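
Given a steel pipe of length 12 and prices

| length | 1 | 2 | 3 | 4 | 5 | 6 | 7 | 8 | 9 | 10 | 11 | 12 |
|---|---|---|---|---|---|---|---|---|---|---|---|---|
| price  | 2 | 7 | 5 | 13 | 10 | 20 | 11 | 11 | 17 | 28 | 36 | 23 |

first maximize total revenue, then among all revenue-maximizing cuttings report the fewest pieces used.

6

Consider every possible first cut. r[k] is the best of p[i]+r[k−i] over all sellable i≤k.
r[1] = 2
r[2] = 7
r[3] = 9  (first piece 1, then r[2]=7)
r[4] = 14  (first piece 2, then r[2]=7)
r[5] = 16  (first piece 1, then r[4]=14)
r[6] = 21  (first piece 2, then r[4]=14)
r[7] = 23  (first piece 1, then r[6]=21)
r[8] = 28  (first piece 2, then r[6]=21)
r[9] = 30  (first piece 1, then r[8]=28)
r[10] = 35  (first piece 2, then r[8]=28)
r[11] = 37  (first piece 1, then r[10]=35)
r[12] = 42  (first piece 2, then r[10]=35)
Maximum revenue is $42.
Now minimize piece count subject to staying optimal: for each k, pieces[k] = 1 + min over i with p[i]+r[k−i]=r[k] of pieces[k−i].
pieces[9] = 5
pieces[10] = 5
pieces[11] = 6
pieces[12] = 6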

* WHAT IS REQUIRED *
The full material has to be written out again exactly as shown.

* RESPONSE BELOW *
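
Given a steel pipe of length 12 and prices

| length | 1 | 2 | 3 | 4 | 5 | 6 | 7 | 8 | 9 | 10 | 11 | 12 |
|---|---|---|---|---|---|---|---|---|---|---|---|---|
| price  | 2 | 7 | 5 | 13 | 10 | 20 | 11 | 11 | 17 | 28 | 36 | 23 |

first maximize total revenue, then among all revenue-maximizing cuttings report the fewest pieces used.

6

Consider every possible first cut. r[k] is the best of p[i]+r[k−i] over all sellable i≤k.
r[1] = 2
r[2] = 7
r[3] = 9  (first piece 1, then r[2]=7)
r[4] = 14  (first piece 2, then r[2]=7)
r[5] = 16  (first piece 1, then r[4]=14)
r[6] = 21  (first piece 2, then r[4]=14)
r[7] = 23  (first piece 1, then r[6]=21)
r[8] = 28  (first piece 2, then r[6]=21)
r[9] = 30  (first piece 1, then r[8]=28)
r[10] = 35  (first piece 2, then r[8]=28)
r[11] = 37  (first piece 1, then r[10]=35)
r[12] = 42  (first piece 2, then r[10]=35)
Maximum revenue is $42.
Now minimize piece count subject to staying optimal: for each k, pieces[k] = 1 + min over i with p[i]+r[k−i]=r[k] of pieces[k−i].
pieces[9] = 5
pieces[10] = 5
pieces[11] = 6
pieces[12] = 6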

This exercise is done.